• TASK: With the records as your source, report how many lines contain "ParentEd". Add no other words.

GIVEN DATA: Begin

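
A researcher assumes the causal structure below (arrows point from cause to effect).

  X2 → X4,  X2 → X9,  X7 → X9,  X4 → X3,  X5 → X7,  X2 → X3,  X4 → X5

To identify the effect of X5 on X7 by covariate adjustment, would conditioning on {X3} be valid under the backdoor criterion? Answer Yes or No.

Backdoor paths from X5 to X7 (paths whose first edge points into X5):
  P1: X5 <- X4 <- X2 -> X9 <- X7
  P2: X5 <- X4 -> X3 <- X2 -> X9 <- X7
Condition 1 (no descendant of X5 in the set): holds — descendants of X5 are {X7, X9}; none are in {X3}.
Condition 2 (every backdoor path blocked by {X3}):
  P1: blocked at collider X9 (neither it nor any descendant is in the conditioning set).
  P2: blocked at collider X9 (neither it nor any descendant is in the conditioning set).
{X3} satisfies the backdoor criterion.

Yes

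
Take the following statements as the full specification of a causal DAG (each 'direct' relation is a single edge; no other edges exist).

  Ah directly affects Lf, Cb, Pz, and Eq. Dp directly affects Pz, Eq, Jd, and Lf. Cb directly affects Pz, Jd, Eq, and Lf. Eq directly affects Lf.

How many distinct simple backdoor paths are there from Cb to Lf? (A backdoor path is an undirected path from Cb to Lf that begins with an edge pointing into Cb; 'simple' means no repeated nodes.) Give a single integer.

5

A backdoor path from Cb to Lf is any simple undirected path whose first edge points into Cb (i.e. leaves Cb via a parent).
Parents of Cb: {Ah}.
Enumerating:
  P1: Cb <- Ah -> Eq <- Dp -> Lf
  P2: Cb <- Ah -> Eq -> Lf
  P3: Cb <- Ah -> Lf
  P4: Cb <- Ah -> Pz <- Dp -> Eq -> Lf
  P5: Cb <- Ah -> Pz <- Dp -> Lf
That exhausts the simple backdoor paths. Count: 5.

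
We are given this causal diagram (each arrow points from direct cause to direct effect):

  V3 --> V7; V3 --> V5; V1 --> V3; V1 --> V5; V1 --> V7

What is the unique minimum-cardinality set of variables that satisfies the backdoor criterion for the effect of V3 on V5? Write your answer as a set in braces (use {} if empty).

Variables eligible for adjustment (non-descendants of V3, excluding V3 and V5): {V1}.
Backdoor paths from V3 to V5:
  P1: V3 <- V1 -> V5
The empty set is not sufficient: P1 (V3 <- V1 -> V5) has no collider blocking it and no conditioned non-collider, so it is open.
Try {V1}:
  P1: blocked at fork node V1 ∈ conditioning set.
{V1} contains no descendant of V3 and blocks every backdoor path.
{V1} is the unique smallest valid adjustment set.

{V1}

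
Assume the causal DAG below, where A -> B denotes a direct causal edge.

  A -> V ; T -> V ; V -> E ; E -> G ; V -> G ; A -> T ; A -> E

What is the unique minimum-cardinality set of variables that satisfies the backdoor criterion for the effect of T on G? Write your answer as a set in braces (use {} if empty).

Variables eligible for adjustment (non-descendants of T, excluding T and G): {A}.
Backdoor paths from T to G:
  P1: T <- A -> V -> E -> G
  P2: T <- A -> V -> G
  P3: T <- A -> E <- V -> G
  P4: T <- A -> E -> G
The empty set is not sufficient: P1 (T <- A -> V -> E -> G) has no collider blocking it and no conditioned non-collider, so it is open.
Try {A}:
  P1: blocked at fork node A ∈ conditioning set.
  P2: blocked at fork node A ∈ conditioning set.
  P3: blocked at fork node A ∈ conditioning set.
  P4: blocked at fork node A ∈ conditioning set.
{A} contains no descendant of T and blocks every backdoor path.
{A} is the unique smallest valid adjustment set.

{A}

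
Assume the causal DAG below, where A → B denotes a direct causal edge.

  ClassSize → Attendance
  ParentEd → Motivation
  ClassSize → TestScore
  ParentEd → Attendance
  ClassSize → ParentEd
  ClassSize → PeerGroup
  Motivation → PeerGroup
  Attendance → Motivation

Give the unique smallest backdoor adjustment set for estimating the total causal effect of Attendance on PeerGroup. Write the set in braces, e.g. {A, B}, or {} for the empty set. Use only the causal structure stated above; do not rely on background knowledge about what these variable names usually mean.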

GIVEN DATA: End
GIVEN DATA: Begin

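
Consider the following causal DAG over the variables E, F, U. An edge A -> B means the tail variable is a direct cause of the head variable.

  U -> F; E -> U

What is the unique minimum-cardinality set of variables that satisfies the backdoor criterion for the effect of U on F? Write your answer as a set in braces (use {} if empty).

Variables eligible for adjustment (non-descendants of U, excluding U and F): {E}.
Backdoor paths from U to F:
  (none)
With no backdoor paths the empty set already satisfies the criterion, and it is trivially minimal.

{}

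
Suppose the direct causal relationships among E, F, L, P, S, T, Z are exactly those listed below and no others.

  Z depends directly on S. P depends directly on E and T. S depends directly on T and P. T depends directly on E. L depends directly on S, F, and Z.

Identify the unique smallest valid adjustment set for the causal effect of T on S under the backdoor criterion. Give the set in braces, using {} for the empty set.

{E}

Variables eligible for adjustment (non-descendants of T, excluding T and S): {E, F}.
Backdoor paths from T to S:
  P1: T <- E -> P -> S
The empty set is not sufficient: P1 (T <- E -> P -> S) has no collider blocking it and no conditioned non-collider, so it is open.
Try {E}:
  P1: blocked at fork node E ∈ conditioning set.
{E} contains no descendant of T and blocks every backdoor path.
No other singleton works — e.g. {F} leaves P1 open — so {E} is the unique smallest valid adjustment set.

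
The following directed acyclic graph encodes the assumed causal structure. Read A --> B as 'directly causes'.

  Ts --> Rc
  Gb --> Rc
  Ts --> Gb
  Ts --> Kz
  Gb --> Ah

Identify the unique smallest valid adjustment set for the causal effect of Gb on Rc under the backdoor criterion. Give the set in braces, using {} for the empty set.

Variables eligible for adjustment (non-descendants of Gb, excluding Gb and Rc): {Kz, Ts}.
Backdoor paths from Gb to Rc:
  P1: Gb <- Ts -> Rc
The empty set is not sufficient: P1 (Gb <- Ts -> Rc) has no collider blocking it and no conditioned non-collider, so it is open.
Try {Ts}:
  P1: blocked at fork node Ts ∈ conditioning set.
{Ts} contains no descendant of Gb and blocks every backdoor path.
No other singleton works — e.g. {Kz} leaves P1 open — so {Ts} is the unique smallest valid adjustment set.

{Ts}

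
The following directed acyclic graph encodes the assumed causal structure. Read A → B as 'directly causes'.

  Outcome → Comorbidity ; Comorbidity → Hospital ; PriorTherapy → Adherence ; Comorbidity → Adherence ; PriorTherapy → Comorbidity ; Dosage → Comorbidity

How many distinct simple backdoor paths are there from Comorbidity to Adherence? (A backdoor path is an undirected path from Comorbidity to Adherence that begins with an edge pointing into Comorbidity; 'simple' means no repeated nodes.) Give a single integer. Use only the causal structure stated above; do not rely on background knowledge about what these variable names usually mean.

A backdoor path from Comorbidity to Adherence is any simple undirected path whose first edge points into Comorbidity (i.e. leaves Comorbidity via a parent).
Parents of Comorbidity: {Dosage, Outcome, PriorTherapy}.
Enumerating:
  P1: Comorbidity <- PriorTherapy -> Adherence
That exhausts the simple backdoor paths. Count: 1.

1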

GIVEN DATA: End
GIVEN DATA: Begin

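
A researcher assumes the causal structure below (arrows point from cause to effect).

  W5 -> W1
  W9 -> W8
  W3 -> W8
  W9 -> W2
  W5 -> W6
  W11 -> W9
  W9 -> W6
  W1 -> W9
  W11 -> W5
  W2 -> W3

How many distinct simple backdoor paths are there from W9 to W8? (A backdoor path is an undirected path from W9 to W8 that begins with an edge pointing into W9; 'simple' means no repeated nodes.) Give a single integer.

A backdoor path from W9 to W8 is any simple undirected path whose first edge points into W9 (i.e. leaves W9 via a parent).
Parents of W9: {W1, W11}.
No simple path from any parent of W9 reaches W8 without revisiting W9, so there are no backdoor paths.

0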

GIVEN DATA: End

• REPLY TO THE EXERCISE: 3